The entries below should be copied exactly and completely.

━━━━━ DATA EXCERPTS

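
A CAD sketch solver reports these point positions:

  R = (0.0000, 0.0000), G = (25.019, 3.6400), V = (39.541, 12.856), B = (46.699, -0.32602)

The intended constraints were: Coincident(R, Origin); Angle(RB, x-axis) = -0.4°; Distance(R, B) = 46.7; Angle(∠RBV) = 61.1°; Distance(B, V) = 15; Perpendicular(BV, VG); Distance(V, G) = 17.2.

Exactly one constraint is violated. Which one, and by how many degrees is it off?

Perpendicular(BV, VG) — off by 3.90°.

R = (0.00, 0.00) ✓; RB at -0.4000° ✓; |RB| = 46.70 ✓; ∠RBV = 61.10° ✓; |BV| = 15.00 ✓; ∠(BV, VG) = 93.90° ✗; |VG| = 17.20 ✓.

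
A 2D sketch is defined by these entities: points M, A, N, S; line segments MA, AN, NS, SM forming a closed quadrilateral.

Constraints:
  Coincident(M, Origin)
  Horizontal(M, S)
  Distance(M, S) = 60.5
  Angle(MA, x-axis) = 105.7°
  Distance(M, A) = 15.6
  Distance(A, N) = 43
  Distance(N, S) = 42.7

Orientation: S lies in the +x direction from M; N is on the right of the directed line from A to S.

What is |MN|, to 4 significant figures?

29.16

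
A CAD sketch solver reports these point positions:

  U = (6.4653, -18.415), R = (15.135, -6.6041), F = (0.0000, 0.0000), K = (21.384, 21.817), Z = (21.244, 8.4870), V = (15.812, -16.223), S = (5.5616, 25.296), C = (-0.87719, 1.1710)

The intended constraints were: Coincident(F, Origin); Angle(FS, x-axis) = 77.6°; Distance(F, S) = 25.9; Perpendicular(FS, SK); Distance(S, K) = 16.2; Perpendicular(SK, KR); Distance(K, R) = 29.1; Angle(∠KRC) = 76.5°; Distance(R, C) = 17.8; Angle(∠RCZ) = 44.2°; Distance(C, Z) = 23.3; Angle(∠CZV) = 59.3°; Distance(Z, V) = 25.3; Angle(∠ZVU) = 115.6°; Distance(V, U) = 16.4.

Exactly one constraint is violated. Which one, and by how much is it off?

Distance(V, U) = 16.4 — off by 6.80.

F = (0.00, 0.00) ✓; FS at 77.60° ✓; |FS| = 25.90 ✓; ∠(FS, SK) = 90.00° ✓; |SK| = 16.20 ✓; ∠(SK, KR) = 90.00° ✓; |KR| = 29.10 ✓; ∠KRC = 76.50° ✓; |RC| = 17.80 ✓; ∠RCZ = 44.20° ✓; |CZ| = 23.30 ✓; ∠CZV = 59.30° ✓; |ZV| = 25.30 ✓; ∠ZVU = 115.6° ✓; |VU| = 9.600 ✗.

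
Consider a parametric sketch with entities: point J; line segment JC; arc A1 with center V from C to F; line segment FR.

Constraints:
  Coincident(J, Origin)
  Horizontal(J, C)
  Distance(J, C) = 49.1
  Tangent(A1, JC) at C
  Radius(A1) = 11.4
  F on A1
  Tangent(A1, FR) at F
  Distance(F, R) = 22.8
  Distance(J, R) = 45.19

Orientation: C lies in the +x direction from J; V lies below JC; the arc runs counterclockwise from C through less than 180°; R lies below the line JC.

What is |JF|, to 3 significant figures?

39.0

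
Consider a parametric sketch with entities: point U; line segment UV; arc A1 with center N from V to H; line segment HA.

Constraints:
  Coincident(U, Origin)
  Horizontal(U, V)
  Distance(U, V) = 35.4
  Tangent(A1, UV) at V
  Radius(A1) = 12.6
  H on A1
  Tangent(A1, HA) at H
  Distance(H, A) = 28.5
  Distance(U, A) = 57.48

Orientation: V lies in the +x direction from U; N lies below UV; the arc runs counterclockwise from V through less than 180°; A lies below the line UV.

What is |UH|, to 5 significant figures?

30.414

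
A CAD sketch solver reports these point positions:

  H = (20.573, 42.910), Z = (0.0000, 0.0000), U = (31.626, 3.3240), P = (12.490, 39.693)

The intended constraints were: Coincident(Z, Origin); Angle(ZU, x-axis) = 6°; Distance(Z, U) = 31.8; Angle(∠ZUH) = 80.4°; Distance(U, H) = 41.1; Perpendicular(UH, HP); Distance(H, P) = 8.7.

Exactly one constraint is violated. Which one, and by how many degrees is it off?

Perpendicular(UH, HP) — off by 6.10°.

Z = (0.00, 0.00) ✓; ZU at 6.000° ✓; |ZU| = 31.80 ✓; ∠ZUH = 80.40° ✓; |UH| = 41.10 ✓; ∠(UH, HP) = 96.10° ✗; |HP| = 8.700 ✓.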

━━━━━━━━━━

*SOLUTION*:
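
A CAD sketch solver reports these point positions:

  R = (0.0000, 0.0000), G = (25.019, 3.6400), V = (39.541, 12.856), B = (46.699, -0.32602)

The intended constraints were: Coincident(R, Origin); Angle(RB, x-axis) = -0.4°; Distance(R, B) = 46.7; Angle(∠RBV) = 61.1°; Distance(B, V) = 15; Perpendicular(BV, VG); Distance(V, G) = 17.2.

Exactly one constraint is violated. Which one, and by how many degrees is it off?

Perpendicular(BV, VG) — off by 3.90°.

R = (0.00, 0.00) ✓; RB at -0.4000° ✓; |RB| = 46.70 ✓; ∠RBV = 61.10° ✓; |BV| = 15.00 ✓; ∠(BV, VG) = 93.90° ✗; |VG| = 17.20 ✓.

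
A 2D sketch is defined by these entities: points M, A, N, S; line segments MA, AN, NS, SM forming a closed quadrilateral.

Constraints:
  Coincident(M, Origin)
  Horizontal(M, S)
  Distance(M, S) = 60.5
  Angle(MA, x-axis) = 105.7°
  Distance(M, A) = 15.6
  Distance(A, N) = 43
  Distance(N, S) = 42.7

Orientation: S lies in the +x direction from M; N is on the right of the directed line from A to S.

What is |MN|, to 4 significant figures?

29.16

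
A CAD sketch solver reports these point positions:

  U = (6.4653, -18.415), R = (15.135, -6.6041), F = (0.0000, 0.0000), K = (21.384, 21.817), Z = (21.244, 8.4870), V = (15.812, -16.223), S = (5.5616, 25.296), C = (-0.87719, 1.1710)

The intended constraints were: Coincident(F, Origin); Angle(FS, x-axis) = 77.6°; Distance(F, S) = 25.9; Perpendicular(FS, SK); Distance(S, K) = 16.2; Perpendicular(SK, KR); Distance(K, R) = 29.1; Angle(∠KRC) = 76.5°; Distance(R, C) = 17.8; Angle(∠RCZ) = 44.2°; Distance(C, Z) = 23.3; Angle(∠CZV) = 59.3°; Distance(Z, V) = 25.3; Angle(∠ZVU) = 115.6°; Distance(V, U) = 16.4.

Exactly one constraint is violated. Which one, and by how much is it off?

Distance(V, U) = 16.4 — off by 6.80.

F = (0.00, 0.00) ✓; FS at 77.60° ✓; |FS| = 25.90 ✓; ∠(FS, SK) = 90.00° ✓; |SK| = 16.20 ✓; ∠(SK, KR) = 90.00° ✓; |KR| = 29.10 ✓; ∠KRC = 76.50° ✓; |RC| = 17.80 ✓; ∠RCZ = 44.20° ✓; |CZ| = 23.30 ✓; ∠CZV = 59.30° ✓; |ZV| = 25.30 ✓; ∠ZVU = 115.6° ✓; |VU| = 9.600 ✗.

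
Consider a parametric sketch with entities: point J; line segment JC; arc A1 with center V from C to F; line segment FR.

Constraints:
  Coincident(J, Origin)
  Horizontal(J, C)
  Distance(J, C) = 49.1
  Tangent(A1, JC) at C
  Radius(A1) = 11.4
  F on A1
  Tangent(A1, FR) at F
  Distance(F, R) = 22.8
  Distance(J, R) = 45.19

Orientation: C lies in the +x direction from J; V lies below JC; the arc runs counterclockwise from C through less than 180°; R lies below the line JC.

What is |JF|, to 3 significant figures?

39.0

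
Consider a parametric sketch with entities: point U; line segment UV; arc A1 with center N from V to H; line segment HA.

Constraints:
  Coincident(U, Origin)
  Horizontal(U, V)
  Distance(U, V) = 35.4
  Tangent(A1, UV) at V
  Radius(A1) = 12.6
  H on A1
  Tangent(A1, HA) at H
  Distance(H, A) = 28.5
  Distance(U, A) = 57.48

Orientation: V lies in the +x direction from U; N lies below UV; the arc runs counterclockwise from V through less than 180°; A lies below the line UV.

What is |UH|, to 5 significant figures?

30.414

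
A CAD sketch solver reports these point positions:

  H = (20.573, 42.910), Z = (0.0000, 0.0000), U = (31.626, 3.3240), P = (12.490, 39.693)

The intended constraints were: Coincident(Z, Origin); Angle(ZU, x-axis) = 6°; Distance(Z, U) = 31.8; Angle(∠ZUH) = 80.4°; Distance(U, H) = 41.1; Perpendicular(UH, HP); Distance(H, P) = 8.7.

Exactly one constraint is violated. Which one, and by how many degrees is it off?

Perpendicular(UH, HP) — off by 6.10°.

Z = (0.00, 0.00) ✓; ZU at 6.000° ✓; |ZU| = 31.80 ✓; ∠ZUH = 80.40° ✓; |UH| = 41.10 ✓; ∠(UH, HP) = 96.10° ✗; |HP| = 8.700 ✓.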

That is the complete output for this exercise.